Work order:
For the data below, work out the number of lines containing the string "directions" and answer with that number only.
<<<<
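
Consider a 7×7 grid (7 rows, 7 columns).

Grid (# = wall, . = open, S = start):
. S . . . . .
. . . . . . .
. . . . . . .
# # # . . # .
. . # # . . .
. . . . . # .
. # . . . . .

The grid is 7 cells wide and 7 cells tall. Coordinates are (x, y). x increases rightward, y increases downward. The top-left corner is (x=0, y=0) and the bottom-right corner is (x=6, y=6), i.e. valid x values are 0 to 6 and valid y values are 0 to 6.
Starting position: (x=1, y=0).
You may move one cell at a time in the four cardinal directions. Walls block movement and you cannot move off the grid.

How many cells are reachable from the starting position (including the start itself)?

BFS flood-fill from (x=1, y=0):
  Distance 0: (x=1, y=0)
  Distance 1: (x=0, y=0), (x=2, y=0), (x=1, y=1)
  Distance 2: (x=3, y=0), (x=0, y=1), (x=2, y=1), (x=1, y=2)
  Distance 3: (x=4, y=0), (x=3, y=1), (x=0, y=2), (x=2, y=2)
  Distance 4: (x=5, y=0), (x=4, y=1), (x=3, y=2)
  Distance 5: (x=6, y=0), (x=5, y=1), (x=4, y=2), (x=3, y=3)
  Distance 6: (x=6, y=1), (x=5, y=2), (x=4, y=3)
  Distance 7: (x=6, y=2), (x=4, y=4)
  Distance 8: (x=6, y=3), (x=5, y=4), (x=4, y=5)
  Distance 9: (x=6, y=4), (x=3, y=5), (x=4, y=6)
  Distance 10: (x=2, y=5), (x=6, y=5), (x=3, y=6), (x=5, y=6)
  Distance 11: (x=1, y=5), (x=2, y=6), (x=6, y=6)
  Distance 12: (x=1, y=4), (x=0, y=5)
  Distance 13: (x=0, y=4), (x=0, y=6)
Total reachable: 41 (grid has 41 open cells total)

Answer: Reachable cells: 41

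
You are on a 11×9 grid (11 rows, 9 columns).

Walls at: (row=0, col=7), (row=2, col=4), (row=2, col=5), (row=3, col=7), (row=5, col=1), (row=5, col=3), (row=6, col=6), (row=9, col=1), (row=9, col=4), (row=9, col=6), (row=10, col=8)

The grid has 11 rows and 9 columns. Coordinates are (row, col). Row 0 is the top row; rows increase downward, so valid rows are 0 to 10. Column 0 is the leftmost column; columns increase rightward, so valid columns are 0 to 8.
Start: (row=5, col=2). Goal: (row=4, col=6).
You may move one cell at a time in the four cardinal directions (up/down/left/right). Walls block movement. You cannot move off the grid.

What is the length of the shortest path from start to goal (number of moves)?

BFS from (row=5, col=2) until reaching (row=4, col=6):
  Distance 0: (row=5, col=2)
  Distance 1: (row=4, col=2), (row=6, col=2)
  Distance 2: (row=3, col=2), (row=4, col=1), (row=4, col=3), (row=6, col=1), (row=6, col=3), (row=7, col=2)
  Distance 3: (row=2, col=2), (row=3, col=1), (row=3, col=3), (row=4, col=0), (row=4, col=4), (row=6, col=0), (row=6, col=4), (row=7, col=1), (row=7, col=3), (row=8, col=2)
  Distance 4: (row=1, col=2), (row=2, col=1), (row=2, col=3), (row=3, col=0), (row=3, col=4), (row=4, col=5), (row=5, col=0), (row=5, col=4), (row=6, col=5), (row=7, col=0), (row=7, col=4), (row=8, col=1), (row=8, col=3), (row=9, col=2)
  Distance 5: (row=0, col=2), (row=1, col=1), (row=1, col=3), (row=2, col=0), (row=3, col=5), (row=4, col=6), (row=5, col=5), (row=7, col=5), (row=8, col=0), (row=8, col=4), (row=9, col=3), (row=10, col=2)  <- goal reached here
One shortest path (5 moves): (row=5, col=2) -> (row=4, col=2) -> (row=4, col=3) -> (row=4, col=4) -> (row=4, col=5) -> (row=4, col=6)

Answer: Shortest path length: 5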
>>>>
Finished exercise:
2